%%

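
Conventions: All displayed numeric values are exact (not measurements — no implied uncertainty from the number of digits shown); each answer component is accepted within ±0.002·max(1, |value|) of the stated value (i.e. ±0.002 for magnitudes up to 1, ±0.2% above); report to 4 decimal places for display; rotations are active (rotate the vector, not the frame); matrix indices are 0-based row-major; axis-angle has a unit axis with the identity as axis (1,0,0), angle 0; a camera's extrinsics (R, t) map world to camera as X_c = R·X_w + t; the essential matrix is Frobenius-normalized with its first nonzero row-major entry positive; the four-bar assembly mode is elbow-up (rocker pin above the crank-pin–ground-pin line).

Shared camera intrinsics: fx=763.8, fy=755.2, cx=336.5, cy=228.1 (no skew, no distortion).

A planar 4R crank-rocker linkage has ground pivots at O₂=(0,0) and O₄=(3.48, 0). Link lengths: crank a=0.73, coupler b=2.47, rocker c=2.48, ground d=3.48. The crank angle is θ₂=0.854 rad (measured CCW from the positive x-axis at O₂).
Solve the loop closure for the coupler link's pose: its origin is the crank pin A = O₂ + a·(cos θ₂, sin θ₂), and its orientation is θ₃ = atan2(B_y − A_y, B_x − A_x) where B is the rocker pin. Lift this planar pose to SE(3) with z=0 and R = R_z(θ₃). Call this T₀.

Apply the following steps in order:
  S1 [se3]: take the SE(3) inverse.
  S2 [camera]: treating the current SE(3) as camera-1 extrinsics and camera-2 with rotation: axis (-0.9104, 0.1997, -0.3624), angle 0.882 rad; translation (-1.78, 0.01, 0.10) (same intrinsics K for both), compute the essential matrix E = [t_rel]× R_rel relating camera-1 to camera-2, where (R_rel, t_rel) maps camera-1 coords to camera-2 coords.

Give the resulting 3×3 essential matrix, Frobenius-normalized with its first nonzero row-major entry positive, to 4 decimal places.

source (fourbar_fk): coupler pose = R=[0.7465 -0.6654 0.0000; 0.6654 0.7465 0.0000; 0.0000 0.0000 1.0000], t=(0.4796, 0.5504, 0.0000)
after S1 (invert_se3): R=[0.7465 0.6654 0.0000; -0.6654 0.7465 0.0000; 0.0000 0.0000 1.0000], t=(-0.7242, -0.0917, 0.0000)
after S2 (essential): [0.0266 -0.0679 -0.1965; 0.4937 0.2702 -0.4130; 0.2123 0.4310 0.4877]

matrix = [0.0266 -0.0679 -0.1965; 0.4937 0.2702 -0.4130; 0.2123 0.4310 0.4877]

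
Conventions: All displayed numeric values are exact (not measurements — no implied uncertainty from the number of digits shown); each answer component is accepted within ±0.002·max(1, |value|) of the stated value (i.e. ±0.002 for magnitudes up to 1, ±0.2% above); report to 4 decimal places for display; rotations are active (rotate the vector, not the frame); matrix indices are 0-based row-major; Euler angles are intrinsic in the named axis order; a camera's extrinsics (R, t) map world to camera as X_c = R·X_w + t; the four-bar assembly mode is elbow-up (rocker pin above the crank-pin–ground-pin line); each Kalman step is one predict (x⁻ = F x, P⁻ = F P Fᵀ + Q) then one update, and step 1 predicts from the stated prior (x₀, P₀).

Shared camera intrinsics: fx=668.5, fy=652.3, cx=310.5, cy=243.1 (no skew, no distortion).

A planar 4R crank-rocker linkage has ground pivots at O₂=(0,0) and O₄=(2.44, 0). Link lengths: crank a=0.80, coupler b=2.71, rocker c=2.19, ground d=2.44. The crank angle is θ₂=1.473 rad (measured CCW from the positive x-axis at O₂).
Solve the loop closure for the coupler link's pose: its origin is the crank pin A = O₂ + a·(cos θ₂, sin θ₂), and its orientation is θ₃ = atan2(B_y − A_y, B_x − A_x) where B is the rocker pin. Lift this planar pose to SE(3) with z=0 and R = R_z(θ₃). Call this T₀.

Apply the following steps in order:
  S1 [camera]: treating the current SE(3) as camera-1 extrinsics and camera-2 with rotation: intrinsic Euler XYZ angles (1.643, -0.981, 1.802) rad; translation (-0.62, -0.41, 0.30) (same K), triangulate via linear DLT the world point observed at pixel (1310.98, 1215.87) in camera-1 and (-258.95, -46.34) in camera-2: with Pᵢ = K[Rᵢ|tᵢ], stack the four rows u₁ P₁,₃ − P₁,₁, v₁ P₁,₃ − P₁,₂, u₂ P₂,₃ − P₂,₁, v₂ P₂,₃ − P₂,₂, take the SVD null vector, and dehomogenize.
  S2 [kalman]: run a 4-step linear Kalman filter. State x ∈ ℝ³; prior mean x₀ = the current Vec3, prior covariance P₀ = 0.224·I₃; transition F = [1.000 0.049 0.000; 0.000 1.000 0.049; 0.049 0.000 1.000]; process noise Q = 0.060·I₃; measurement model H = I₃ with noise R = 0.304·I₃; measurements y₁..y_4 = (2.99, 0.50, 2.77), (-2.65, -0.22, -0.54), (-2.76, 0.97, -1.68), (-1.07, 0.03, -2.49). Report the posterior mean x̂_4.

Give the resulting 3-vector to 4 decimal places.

result = (-0.9676, 0.1932, -0.9793)

source (fourbar_fk): coupler pose = R=[0.8577 -0.5142 0.0000; 0.5142 0.8577 0.0000; 0.0000 0.0000 1.0000], t=(0.0781, 0.7962, 0.0000)
after S1 (triangulate): (1.7315, -0.0941, 1.0768)
after S2 (kf_track): (-0.9676, 0.1932, -0.9793)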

%%

Say how many lines of the entries above hold the string "distortion", and say nothing besides the number.

Task output:
2